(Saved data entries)
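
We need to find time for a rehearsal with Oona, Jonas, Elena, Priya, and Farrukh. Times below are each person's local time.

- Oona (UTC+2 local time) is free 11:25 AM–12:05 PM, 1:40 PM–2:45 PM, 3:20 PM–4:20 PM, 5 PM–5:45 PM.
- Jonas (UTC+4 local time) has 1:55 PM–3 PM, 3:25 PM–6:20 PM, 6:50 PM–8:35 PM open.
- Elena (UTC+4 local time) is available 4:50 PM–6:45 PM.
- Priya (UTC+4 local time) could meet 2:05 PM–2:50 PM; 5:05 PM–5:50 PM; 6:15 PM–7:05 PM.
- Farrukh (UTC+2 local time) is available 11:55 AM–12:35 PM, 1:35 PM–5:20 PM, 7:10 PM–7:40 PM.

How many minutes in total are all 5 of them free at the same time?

Oona in UTC: 09:25-10:05, 11:40-12:45, 13:20-14:20, 15:00-15:45 (subtract 2h to convert from UTC+2).
Jonas in UTC: 09:55-11:00, 11:25-14:20, 14:50-16:35 (subtract 4h to convert from UTC+4).
Elena in UTC: 12:50-14:45 (subtract 4h to convert from UTC+4).
Priya in UTC: 10:05-10:50, 13:05-13:50, 14:15-15:05 (subtract 4h to convert from UTC+4).
Farrukh in UTC: 09:55-10:35, 11:35-15:20, 17:10-17:40 (subtract 2h to convert from UTC+2).
Oona ∩ Jonas: 09:55-10:05, 11:40-12:45, 13:20-14:20, 15:00-15:45.
Oona ∩ Jonas ∩ Elena: 13:20-14:20.
Oona ∩ Jonas ∩ Elena ∩ Priya: 13:20-13:50, 14:15-14:20.
Oona ∩ Jonas ∩ Elena ∩ Priya ∩ Farrukh: 13:20-13:50, 14:15-14:20.
Summing the common windows: 30 + 5 = 35 minutes.

35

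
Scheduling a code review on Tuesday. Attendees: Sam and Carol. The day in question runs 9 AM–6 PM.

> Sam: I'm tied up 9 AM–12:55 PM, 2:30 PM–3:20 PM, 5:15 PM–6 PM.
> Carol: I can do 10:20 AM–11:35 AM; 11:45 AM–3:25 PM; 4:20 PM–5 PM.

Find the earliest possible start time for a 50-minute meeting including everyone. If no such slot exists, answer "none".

12:55

Sam free: 12:55-14:30, 15:20-17:15 (invert busy blocks within the working day).
Carol free: 10:20-11:35, 11:45-15:25, 16:20-17:00.
Sam ∩ Carol: 12:55-14:30, 15:20-15:25, 16:20-17:00.
The first common window of at least 50 minutes is 12:55-14:30, so the earliest start is 12:55.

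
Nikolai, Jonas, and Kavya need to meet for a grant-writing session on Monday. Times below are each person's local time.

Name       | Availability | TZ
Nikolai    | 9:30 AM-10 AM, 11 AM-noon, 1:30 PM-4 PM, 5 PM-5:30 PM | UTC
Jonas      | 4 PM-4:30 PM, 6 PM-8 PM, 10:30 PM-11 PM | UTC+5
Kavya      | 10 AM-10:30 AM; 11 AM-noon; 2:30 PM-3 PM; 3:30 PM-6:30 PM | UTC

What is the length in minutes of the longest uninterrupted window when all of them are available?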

Exercise goal: What do the lines above say from the one containing "Nikolai, Jonas, and" down to the one containing "PM-6:30 PM | UTC"? Return them exactly, both end lines included, and only them.

Response:
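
Nikolai, Jonas, and Kavya need to meet for a grant-writing session on Monday. Times below are each person's local time.

Name       | Availability | TZ
Nikolai    | 9:30 AM-10 AM, 11 AM-noon, 1:30 PM-4 PM, 5 PM-5:30 PM | UTC
Jonas      | 4 PM-4:30 PM, 6 PM-8 PM, 10:30 PM-11 PM | UTC+5
Kavya      | 10 AM-10:30 AM; 11 AM-noon; 2:30 PM-3 PM; 3:30 PM-6:30 PM | UTC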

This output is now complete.